What you are asked to do =
Out of the lines below, please list those that hold the string "reduces".
::::
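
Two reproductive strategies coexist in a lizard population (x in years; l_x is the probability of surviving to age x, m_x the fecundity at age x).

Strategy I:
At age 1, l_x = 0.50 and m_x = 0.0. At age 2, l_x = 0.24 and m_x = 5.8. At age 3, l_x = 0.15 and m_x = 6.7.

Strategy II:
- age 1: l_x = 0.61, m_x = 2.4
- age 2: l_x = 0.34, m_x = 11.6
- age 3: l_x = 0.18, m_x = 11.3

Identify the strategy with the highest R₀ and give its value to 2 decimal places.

Strategy I: R₀ = 0.50×0.0 + 0.24×5.8 + 0.15×6.7 = 2.3970
Strategy II: R₀ = 0.61×2.4 + 0.34×11.6 + 0.18×11.3 = 7.4420
Highest R₀: strategy II with 7.4420.

7.44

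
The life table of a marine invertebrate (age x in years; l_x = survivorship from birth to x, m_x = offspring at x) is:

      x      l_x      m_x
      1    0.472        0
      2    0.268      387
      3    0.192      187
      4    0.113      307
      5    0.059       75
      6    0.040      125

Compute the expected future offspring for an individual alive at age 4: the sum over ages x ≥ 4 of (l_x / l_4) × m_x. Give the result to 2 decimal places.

l_4 = 0.113. Conditional survival from age 4 to x is l_x / l_4.
  x=4: (0.113/0.113) × 307 = 307.0000
  x=5: (0.059/0.113) × 75 = 39.1593
  x=6: (0.040/0.113) × 125 = 44.2478
Sum = 307.0000 + 39.1593 + 44.2478 = 390.4071

390.41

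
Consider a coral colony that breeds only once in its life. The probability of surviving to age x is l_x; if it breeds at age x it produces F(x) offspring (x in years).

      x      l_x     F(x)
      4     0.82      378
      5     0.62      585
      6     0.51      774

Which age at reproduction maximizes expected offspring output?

Expected offspring if breeding at age x = l_x × F(x):
  age 4: 0.82 × 378 = 309.960
  age 5: 0.62 × 585 = 362.700
  age 6: 0.51 × 774 = 394.740
Maximum at age 6 (394.740).

6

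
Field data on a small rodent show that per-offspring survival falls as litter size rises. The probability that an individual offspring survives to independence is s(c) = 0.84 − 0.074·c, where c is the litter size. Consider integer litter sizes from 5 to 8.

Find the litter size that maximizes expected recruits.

Expected recruits = c × s(c):
  c=5: 5 × 0.470 = 2.350
  c=6: 6 × 0.396 = 2.376
  c=7: 7 × 0.322 = 2.254
  c=8: 8 × 0.248 = 1.984
Maximum at c = 6 (2.376 recruits).

6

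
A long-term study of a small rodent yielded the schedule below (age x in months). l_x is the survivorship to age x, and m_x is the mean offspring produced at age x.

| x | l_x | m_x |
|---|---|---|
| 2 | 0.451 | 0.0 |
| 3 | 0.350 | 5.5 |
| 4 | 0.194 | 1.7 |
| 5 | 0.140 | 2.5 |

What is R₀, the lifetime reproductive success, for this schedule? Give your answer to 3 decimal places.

R₀ = Σ l_x m_x:
  age 2: 0.451 × 0.0 = 0.0000
  age 3: 0.350 × 5.5 = 1.9250
  age 4: 0.194 × 1.7 = 0.3298
  age 5: 0.140 × 2.5 = 0.3500
R₀ = 0.0000 + 1.9250 + 0.3298 + 0.3500 = 2.6048

2.605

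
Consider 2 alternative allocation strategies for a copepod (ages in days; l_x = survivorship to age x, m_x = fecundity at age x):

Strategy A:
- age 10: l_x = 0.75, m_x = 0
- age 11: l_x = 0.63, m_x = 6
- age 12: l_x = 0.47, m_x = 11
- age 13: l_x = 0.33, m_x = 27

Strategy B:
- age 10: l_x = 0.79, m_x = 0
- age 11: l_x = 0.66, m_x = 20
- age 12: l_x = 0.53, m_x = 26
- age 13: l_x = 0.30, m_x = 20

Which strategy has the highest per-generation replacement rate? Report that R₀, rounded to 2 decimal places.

Strategy A: R₀ = 0.75×0 + 0.63×6 + 0.47×11 + 0.33×27 = 17.8600
Strategy B: R₀ = 0.79×0 + 0.66×20 + 0.53×26 + 0.30×20 = 32.9800
Highest R₀: strategy B with 32.9800.

32.98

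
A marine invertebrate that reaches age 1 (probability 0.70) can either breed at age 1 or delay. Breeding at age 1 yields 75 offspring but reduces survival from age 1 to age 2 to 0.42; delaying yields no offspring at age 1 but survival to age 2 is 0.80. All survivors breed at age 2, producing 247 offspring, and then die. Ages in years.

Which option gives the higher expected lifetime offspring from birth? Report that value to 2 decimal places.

138.32

breed at age 1: R₀ = 0.70 × (75 + 0.42 × 247) = 0.70 × 178.7400 = 125.1180
delay to age 2: R₀ = 0.70 × (0.80 × 247) = 0.70 × 197.6000 = 138.3200
Higher: delay to age 2 (138.3200).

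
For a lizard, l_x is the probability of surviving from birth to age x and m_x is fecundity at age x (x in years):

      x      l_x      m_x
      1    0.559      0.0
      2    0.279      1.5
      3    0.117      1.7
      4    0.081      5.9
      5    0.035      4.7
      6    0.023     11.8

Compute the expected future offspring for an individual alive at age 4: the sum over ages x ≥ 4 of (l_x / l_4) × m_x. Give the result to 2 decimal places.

l_4 = 0.081. Conditional survival from age 4 to x is l_x / l_4.
  x=4: (0.081/0.081) × 5.9 = 5.9000
  x=5: (0.035/0.081) × 4.7 = 2.0309
  x=6: (0.023/0.081) × 11.8 = 3.3506
Sum = 5.9000 + 2.0309 + 3.3506 = 11.2815

11.28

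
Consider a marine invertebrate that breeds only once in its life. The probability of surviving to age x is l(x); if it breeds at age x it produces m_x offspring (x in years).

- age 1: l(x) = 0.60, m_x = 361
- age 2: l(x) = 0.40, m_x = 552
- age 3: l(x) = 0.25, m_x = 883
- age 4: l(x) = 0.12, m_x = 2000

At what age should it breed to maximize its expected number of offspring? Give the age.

Expected offspring if breeding at age x = l(x) × m_x:
  age 1: 0.60 × 361 = 216.600
  age 2: 0.40 × 552 = 220.800
  age 3: 0.25 × 883 = 220.750
  age 4: 0.12 × 2000 = 240.000
Maximum at age 4 (240.000).

4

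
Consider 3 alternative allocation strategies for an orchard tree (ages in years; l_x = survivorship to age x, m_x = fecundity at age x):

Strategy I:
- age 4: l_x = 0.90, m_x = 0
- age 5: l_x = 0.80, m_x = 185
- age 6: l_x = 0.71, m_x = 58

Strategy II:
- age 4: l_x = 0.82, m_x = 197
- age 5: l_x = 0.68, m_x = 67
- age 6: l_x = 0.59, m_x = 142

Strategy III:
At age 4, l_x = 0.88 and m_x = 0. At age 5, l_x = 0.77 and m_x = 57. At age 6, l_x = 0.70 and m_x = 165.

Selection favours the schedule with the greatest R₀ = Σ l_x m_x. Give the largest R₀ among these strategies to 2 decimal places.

290.88

Strategy I: R₀ = 0.90×0 + 0.80×185 + 0.71×58 = 189.1800
Strategy II: R₀ = 0.82×197 + 0.68×67 + 0.59×142 = 290.8800
Strategy III: R₀ = 0.88×0 + 0.77×57 + 0.70×165 = 159.3900
Highest R₀: strategy II with 290.8800.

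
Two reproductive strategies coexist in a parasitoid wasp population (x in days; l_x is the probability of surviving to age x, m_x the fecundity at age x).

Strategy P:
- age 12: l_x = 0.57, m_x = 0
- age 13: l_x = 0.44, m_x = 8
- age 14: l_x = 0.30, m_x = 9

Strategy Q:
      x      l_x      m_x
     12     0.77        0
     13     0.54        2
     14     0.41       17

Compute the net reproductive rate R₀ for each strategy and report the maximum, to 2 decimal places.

8.05

Strategy P: R₀ = 0.57×0 + 0.44×8 + 0.30×9 = 6.2200
Strategy Q: R₀ = 0.77×0 + 0.54×2 + 0.41×17 = 8.0500
Highest R₀: strategy Q with 8.0500.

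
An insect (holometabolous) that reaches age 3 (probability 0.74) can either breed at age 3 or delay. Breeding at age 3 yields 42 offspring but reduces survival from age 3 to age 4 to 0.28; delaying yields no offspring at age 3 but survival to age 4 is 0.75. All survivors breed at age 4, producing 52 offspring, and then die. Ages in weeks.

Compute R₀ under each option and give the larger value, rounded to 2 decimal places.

41.85

breed at age 3: R₀ = 0.74 × (42 + 0.28 × 52) = 0.74 × 56.5600 = 41.8544
delay to age 4: R₀ = 0.74 × (0.75 × 52) = 0.74 × 39.0000 = 28.8600
Higher: breed at age 3 (41.8544).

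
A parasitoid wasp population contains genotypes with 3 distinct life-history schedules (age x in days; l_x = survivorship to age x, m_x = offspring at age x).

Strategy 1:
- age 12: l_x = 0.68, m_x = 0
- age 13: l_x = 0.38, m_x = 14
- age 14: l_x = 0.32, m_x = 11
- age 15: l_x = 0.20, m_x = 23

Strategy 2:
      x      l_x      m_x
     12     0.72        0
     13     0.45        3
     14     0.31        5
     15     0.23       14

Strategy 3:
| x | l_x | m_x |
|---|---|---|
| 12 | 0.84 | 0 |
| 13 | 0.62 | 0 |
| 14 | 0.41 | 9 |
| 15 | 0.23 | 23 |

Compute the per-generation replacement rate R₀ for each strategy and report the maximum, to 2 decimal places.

Strategy 1: R₀ = 0.68×0 + 0.38×14 + 0.32×11 + 0.20×23 = 13.4400
Strategy 2: R₀ = 0.72×0 + 0.45×3 + 0.31×5 + 0.23×14 = 6.1200
Strategy 3: R₀ = 0.84×0 + 0.62×0 + 0.41×9 + 0.23×23 = 8.9800
Highest R₀: strategy 1 with 13.4400.

13.44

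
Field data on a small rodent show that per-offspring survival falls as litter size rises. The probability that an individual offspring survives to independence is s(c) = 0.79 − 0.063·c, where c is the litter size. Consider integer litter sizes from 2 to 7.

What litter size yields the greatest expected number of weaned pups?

Expected weaned pups = c × s(c):
  c=2: 2 × 0.664 = 1.328
  c=3: 3 × 0.601 = 1.803
  c=4: 4 × 0.538 = 2.152
  c=5: 5 × 0.475 = 2.375
  c=6: 6 × 0.412 = 2.472
  c=7: 7 × 0.349 = 2.443
Maximum at c = 6 (2.472 weaned pups).

6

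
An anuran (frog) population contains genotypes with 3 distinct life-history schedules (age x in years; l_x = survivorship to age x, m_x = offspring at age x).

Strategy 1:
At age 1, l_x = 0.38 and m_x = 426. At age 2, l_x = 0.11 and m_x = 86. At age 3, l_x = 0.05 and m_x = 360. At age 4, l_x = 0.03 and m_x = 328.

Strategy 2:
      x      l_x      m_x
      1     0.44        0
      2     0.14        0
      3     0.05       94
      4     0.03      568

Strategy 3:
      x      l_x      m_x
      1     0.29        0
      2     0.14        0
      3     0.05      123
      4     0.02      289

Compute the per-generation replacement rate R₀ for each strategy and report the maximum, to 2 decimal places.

Strategy 1: R₀ = 0.38×426 + 0.11×86 + 0.05×360 + 0.03×328 = 199.1800
Strategy 2: R₀ = 0.44×0 + 0.14×0 + 0.05×94 + 0.03×568 = 21.7400
Strategy 3: R₀ = 0.29×0 + 0.14×0 + 0.05×123 + 0.02×289 = 11.9300
Highest R₀: strategy 1 with 199.1800.

199.18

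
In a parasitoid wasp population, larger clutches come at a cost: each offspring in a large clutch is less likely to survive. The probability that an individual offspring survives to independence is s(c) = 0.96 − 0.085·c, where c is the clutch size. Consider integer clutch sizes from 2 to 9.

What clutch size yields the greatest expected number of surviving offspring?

Expected surviving offspring = c × s(c):
  c=2: 2 × 0.790 = 1.580
  c=3: 3 × 0.705 = 2.115
  c=4: 4 × 0.620 = 2.480
  c=5: 5 × 0.535 = 2.675
  c=6: 6 × 0.450 = 2.700
  c=7: 7 × 0.365 = 2.555
  c=8: 8 × 0.280 = 2.240
  c=9: 9 × 0.195 = 1.755
Maximum at c = 6 (2.700 surviving offspring).

6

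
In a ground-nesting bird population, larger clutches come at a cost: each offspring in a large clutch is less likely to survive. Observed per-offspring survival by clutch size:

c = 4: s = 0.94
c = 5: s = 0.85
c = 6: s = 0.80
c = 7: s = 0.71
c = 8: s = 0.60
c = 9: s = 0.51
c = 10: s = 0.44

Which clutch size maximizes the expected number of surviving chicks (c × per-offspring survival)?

Expected surviving chicks = c × s(c):
  c=4: 4 × 0.94 = 3.760
  c=5: 5 × 0.85 = 4.250
  c=6: 6 × 0.80 = 4.800
  c=7: 7 × 0.71 = 4.970
  c=8: 8 × 0.60 = 4.800
  c=9: 9 × 0.51 = 4.590
  c=10: 10 × 0.44 = 4.400
Maximum at c = 7 (4.970 surviving chicks).

7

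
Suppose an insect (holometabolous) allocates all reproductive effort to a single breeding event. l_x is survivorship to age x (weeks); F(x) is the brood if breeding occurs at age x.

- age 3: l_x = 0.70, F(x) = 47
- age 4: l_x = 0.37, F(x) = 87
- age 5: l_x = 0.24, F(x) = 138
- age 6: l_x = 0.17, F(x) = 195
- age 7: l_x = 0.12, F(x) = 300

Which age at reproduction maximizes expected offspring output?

Expected offspring if breeding at age x = l_x × F(x):
  age 3: 0.70 × 47 = 32.900
  age 4: 0.37 × 87 = 32.190
  age 5: 0.24 × 138 = 33.120
  age 6: 0.17 × 195 = 33.150
  age 7: 0.12 × 300 = 36.000
Maximum at age 7 (36.000).

7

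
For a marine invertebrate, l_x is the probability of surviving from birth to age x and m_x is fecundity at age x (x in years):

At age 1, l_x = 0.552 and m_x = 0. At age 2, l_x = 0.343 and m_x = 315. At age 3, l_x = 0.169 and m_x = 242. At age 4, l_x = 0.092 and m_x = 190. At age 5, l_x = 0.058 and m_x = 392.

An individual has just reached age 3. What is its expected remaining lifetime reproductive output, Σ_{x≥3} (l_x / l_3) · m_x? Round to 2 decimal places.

479.96

l_3 = 0.169. Conditional survival from age 3 to x is l_x / l_3.
  x=3: (0.169/0.169) × 242 = 242.0000
  x=4: (0.092/0.169) × 190 = 103.4320
  x=5: (0.058/0.169) × 392 = 134.5325
Sum = 242.0000 + 103.4320 + 134.5325 = 479.9645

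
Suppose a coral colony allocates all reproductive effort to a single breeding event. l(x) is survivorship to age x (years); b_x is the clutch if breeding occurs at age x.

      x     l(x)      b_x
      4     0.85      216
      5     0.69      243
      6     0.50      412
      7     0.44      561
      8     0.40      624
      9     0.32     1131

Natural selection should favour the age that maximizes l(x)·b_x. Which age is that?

Expected offspring if breeding at age x = l(x) × b_x:
  age 4: 0.85 × 216 = 183.600
  age 5: 0.69 × 243 = 167.670
  age 6: 0.50 × 412 = 206.000
  age 7: 0.44 × 561 = 246.840
  age 8: 0.40 × 624 = 249.600
  age 9: 0.32 × 1131 = 361.920
Maximum at age 9 (361.920).

9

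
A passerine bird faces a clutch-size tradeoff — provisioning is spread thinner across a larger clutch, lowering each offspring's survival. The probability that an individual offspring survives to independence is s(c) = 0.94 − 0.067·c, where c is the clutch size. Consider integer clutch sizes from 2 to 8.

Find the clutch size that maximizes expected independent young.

7

Expected independent young = c × s(c):
  c=2: 2 × 0.806 = 1.612
  c=3: 3 × 0.739 = 2.217
  c=4: 4 × 0.672 = 2.688
  c=5: 5 × 0.605 = 3.025
  c=6: 6 × 0.538 = 3.228
  c=7: 7 × 0.471 = 3.297
  c=8: 8 × 0.404 = 3.232
Maximum at c = 7 (3.297 independent young).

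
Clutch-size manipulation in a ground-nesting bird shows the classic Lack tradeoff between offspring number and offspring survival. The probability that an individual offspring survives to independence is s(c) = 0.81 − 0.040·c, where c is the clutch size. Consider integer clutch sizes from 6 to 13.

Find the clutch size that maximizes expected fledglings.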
::::
Result below =
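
A marine invertebrate that reaches age 1 (probability 0.70) can either breed at age 1 or delay. Breeding at age 1 yields 75 offspring but reduces survival from age 1 to age 2 to 0.42; delaying yields no offspring at age 1 but survival to age 2 is 0.80. All survivors breed at age 2, producing 247 offspring, and then die. Ages in years.
An insect (holometabolous) that reaches age 3 (probability 0.74) can either breed at age 3 or delay. Breeding at age 3 yields 42 offspring but reduces survival from age 3 to age 4 to 0.28; delaying yields no offspring at age 3 but survival to age 4 is 0.75. All survivors breed at age 4, producing 52 offspring, and then die. Ages in weeks.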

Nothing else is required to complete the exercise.